(Provided data)

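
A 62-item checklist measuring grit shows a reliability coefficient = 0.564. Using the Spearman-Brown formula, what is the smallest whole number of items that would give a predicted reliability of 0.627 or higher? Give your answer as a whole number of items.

81

Spearman-Brown solved for the length factor n:
n = r_target (1 − r_old) / [ r_old (1 − r_target) ]
n = 0.627 × (1 − 0.564) / [ 0.564 × (1 − 0.627) ]
n = 0.273372 / 0.210372 ≈ 1.2995
1.2995 × 62 = 80.57 → 81 items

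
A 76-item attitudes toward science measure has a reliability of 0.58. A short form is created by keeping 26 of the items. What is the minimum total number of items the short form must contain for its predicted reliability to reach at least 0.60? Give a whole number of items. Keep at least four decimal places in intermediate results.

83

Short-form reliability: n = 26/76 = 0.3421; r_26 = n·r/(1+(n−1)r) ≈ 0.3208
Length factor from the short form to reach 0.60: n' = 0.60(1 − 0.3208) / [0.3208(1 − 0.60)] ≈ 3.1758
Items = 3.1758 × 26 ≈ 82.57 → 83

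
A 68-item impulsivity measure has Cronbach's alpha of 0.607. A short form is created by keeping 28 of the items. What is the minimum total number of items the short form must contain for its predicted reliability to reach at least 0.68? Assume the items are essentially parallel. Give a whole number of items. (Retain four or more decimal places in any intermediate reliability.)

Short-form reliability: n = 28/68 = 0.4118; r_28 = n·r/(1+(n−1)r) ≈ 0.3888
Length factor from the short form to reach 0.68: n' = 0.68(1 − 0.3888) / [0.3888(1 − 0.68)] ≈ 3.3405
Items = 3.3405 × 28 ≈ 93.53 → 94

94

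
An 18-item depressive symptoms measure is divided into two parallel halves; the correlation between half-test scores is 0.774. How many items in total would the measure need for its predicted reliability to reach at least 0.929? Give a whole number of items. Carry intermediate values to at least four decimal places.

35

r_full = 2(0.774)/(1 + 0.774) = 0.8726
Solve Spearman-Brown for n: n = 0.929(1 − 0.8726) / [0.8726(1 − 0.929)] = 1.9103
Items = 1.9103 × 18 ≈ 34.39 → 35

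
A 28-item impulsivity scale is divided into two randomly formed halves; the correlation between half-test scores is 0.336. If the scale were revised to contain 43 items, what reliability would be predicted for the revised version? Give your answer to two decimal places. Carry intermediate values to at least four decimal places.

Spearman-Brown correction (n = 2): r_full = 2·0.336/(1 + 0.336) = 0.5030
Length factor from 28 to 43 items: n = 43/28 = 1.5357
r_new = n·r_full / (1 + (n − 1)·r_full) = 0.7725 / 1.2695 ≈ 0.6085

0.61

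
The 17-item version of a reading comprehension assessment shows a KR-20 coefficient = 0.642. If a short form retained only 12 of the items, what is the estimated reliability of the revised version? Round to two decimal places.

Length ratio n = 12/17 = 0.7059
Apply the Spearman-Brown prophecy formula, r' = nr / [1 + (n − 1)r]:
r_new = (0.7059 × 0.642) / (1 + (0.7059 − 1) × 0.642)
     = 0.4532 / 0.8112 = 0.5587

0.56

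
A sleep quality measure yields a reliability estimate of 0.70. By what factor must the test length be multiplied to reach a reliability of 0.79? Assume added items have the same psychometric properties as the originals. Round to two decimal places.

1.61

Rearranging the Spearman-Brown formula for n,
n = r*(1 − r) / [ r (1 − r*) ]
n = [0.79 × 0.30] / [0.70 × 0.21]
n = 0.2370 / 0.1470 ≈ 1.6122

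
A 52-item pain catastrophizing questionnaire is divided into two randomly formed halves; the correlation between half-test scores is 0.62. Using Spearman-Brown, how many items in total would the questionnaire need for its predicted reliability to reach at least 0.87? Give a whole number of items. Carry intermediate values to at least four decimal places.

107

Corrected full-test reliability: r_full = 2 × 0.62 / (1 + 0.62) ≈ 0.7654
n = r_tgt(1 − r_full) / [r_full(1 − r_tgt)] = 0.87 × 0.2346 / (0.7654 × 0.13) ≈ 2.0512
Required items = 2.0512 × 52 = 106.66, so 107 items.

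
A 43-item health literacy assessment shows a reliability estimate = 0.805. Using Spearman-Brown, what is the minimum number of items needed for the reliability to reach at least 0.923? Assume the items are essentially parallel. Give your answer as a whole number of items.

125

n = 0.923(1 − 0.805) / [0.805(1 − 0.923)]
  = 0.179985 / 0.061985 = 2.9037
2.9037 × 43 = 124.86 → 125 items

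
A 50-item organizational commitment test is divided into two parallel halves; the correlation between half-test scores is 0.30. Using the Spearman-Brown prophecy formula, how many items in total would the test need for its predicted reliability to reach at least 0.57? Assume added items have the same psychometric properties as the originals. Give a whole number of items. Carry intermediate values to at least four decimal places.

r_full = 2(0.30)/(1 + 0.30) = 0.4615
Solve Spearman-Brown for n: n = 0.57(1 − 0.4615) / [0.4615(1 − 0.57)] = 1.5468
Items = 1.5468 × 50 ≈ 77.34 → 78

78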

(End Provided data)

Each line of the material must be copied exactly.

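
A 62-item checklist measuring grit shows a reliability coefficient = 0.564. Using the Spearman-Brown formula, what is the smallest whole number of items that would give a predicted reliability of 0.627 or higher? Give your answer as a whole number of items.

81

Spearman-Brown solved for the length factor n:
n = r_target (1 − r_old) / [ r_old (1 − r_target) ]
n = 0.627 × (1 − 0.564) / [ 0.564 × (1 − 0.627) ]
n = 0.273372 / 0.210372 ≈ 1.2995
1.2995 × 62 = 80.57 → 81 items

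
A 76-item attitudes toward science measure has a reliability of 0.58. A short form is created by keeping 26 of the items. What is the minimum total number of items the short form must contain for its predicted reliability to reach at least 0.60? Give a whole number of items. Keep at least four decimal places in intermediate results.

83

Short-form reliability: n = 26/76 = 0.3421; r_26 = n·r/(1+(n−1)r) ≈ 0.3208
Length factor from the short form to reach 0.60: n' = 0.60(1 − 0.3208) / [0.3208(1 − 0.60)] ≈ 3.1758
Items = 3.1758 × 26 ≈ 82.57 → 83

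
A 68-item impulsivity measure has Cronbach's alpha of 0.607. A short form is created by keeping 28 of the items. What is the minimum total number of items the short form must contain for its predicted reliability to reach at least 0.68? Assume the items are essentially parallel. Give a whole number of items. (Retain four or more decimal places in any intermediate reliability.)

Short-form reliability: n = 28/68 = 0.4118; r_28 = n·r/(1+(n−1)r) ≈ 0.3888
Length factor from the short form to reach 0.68: n' = 0.68(1 − 0.3888) / [0.3888(1 − 0.68)] ≈ 3.3405
Items = 3.3405 × 28 ≈ 93.53 → 94

94

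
An 18-item depressive symptoms measure is divided into two parallel halves; the correlation between half-test scores is 0.774. How many items in total would the measure need for its predicted reliability to reach at least 0.929? Give a whole number of items. Carry intermediate values to at least four decimal places.

35

r_full = 2(0.774)/(1 + 0.774) = 0.8726
Solve Spearman-Brown for n: n = 0.929(1 − 0.8726) / [0.8726(1 − 0.929)] = 1.9103
Items = 1.9103 × 18 ≈ 34.39 → 35

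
A 28-item impulsivity scale is divided into two randomly formed halves; the correlation between half-test scores is 0.336. If the scale were revised to contain 43 items, what reliability would be predicted for the revised version? Give your answer to two decimal places. Carry intermediate values to at least four decimal places.

Spearman-Brown correction (n = 2): r_full = 2·0.336/(1 + 0.336) = 0.5030
Length factor from 28 to 43 items: n = 43/28 = 1.5357
r_new = n·r_full / (1 + (n − 1)·r_full) = 0.7725 / 1.2695 ≈ 0.6085

0.61

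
The 17-item version of a reading comprehension assessment shows a KR-20 coefficient = 0.642. If a short form retained only 12 of the items, what is the estimated reliability of the revised version? Round to two decimal places.

Length ratio n = 12/17 = 0.7059
Apply the Spearman-Brown prophecy formula, r' = nr / [1 + (n − 1)r]:
r_new = (0.7059 × 0.642) / (1 + (0.7059 − 1) × 0.642)
     = 0.4532 / 0.8112 = 0.5587

0.56

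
A sleep quality measure yields a reliability estimate of 0.70. By what factor must the test length be multiplied to reach a reliability of 0.79? Assume added items have the same psychometric properties as the originals. Round to two decimal places.

1.61

Rearranging the Spearman-Brown formula for n,
n = r*(1 − r) / [ r (1 − r*) ]
n = [0.79 × 0.30] / [0.70 × 0.21]
n = 0.2370 / 0.1470 ≈ 1.6122

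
A 52-item pain catastrophizing questionnaire is divided into two randomly formed halves; the correlation between half-test scores is 0.62. Using Spearman-Brown, how many items in total would the questionnaire need for its predicted reliability to reach at least 0.87? Give a whole number of items. Carry intermediate values to at least four decimal places.

107

Corrected full-test reliability: r_full = 2 × 0.62 / (1 + 0.62) ≈ 0.7654
n = r_tgt(1 − r_full) / [r_full(1 − r_tgt)] = 0.87 × 0.2346 / (0.7654 × 0.13) ≈ 2.0512
Required items = 2.0512 × 52 = 106.66, so 107 items.

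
A 43-item health literacy assessment shows a reliability estimate = 0.805. Using Spearman-Brown, what is the minimum number of items needed for the reliability to reach at least 0.923? Assume the items are essentially parallel. Give your answer as a whole number of items.

125

n = 0.923(1 − 0.805) / [0.805(1 − 0.923)]
  = 0.179985 / 0.061985 = 2.9037
2.9037 × 43 = 124.86 → 125 items

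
A 50-item organizational commitment test is divided into two parallel halves; the correlation between half-test scores is 0.30. Using the Spearman-Brown prophecy formula, how many items in total would the test need for its predicted reliability to reach at least 0.57? Assume added items have the same psychometric properties as the originals. Give a whole number of items. Carry intermediate values to at least four decimal places.

r_full = 2(0.30)/(1 + 0.30) = 0.4615
Solve Spearman-Brown for n: n = 0.57(1 − 0.4615) / [0.4615(1 − 0.57)] = 1.5468
Items = 1.5468 × 50 ≈ 77.34 → 78

78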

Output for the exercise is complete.